#### [Records to use]
((

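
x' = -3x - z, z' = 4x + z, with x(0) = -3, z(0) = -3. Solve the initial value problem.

x(t) = 9te^(-t) - 3e^(-t), z(t) = -18te^(-t) - 3e^(-t)

Coefficient matrix A = [[-3, -1], [4, 1]].
Characteristic polynomial det(A - λI) = λ^2 + 2λ + 1 = 0.
Single eigenvalue λ = -1 with algebraic multiplicity 2.
Eigenvector v = (1,-2); generalized eigenvector w with (A-λI)w=v is (-2,3).
General solution: e^(-t)[C_1·v + C_2·(t·v + w)].
Applying x(0)=-3, z(0)=-3 gives C_1=15, C_2=9.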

))

#### [Task description]
Retype all of the material above with every character intact.

#### [Exercise answer]
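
x' = -3x - z, z' = 4x + z, with x(0) = -3, z(0) = -3. Solve the initial value problem.

x(t) = 9te^(-t) - 3e^(-t), z(t) = -18te^(-t) - 3e^(-t)

Coefficient matrix A = [[-3, -1], [4, 1]].
Characteristic polynomial det(A - λI) = λ^2 + 2λ + 1 = 0.
Single eigenvalue λ = -1 with algebraic multiplicity 2.
Eigenvector v = (1,-2); generalized eigenvector w with (A-λI)w=v is (-2,3).
General solution: e^(-t)[C_1·v + C_2·(t·v + w)].
Applying x(0)=-3, z(0)=-3 gives C_1=15, C_2=9.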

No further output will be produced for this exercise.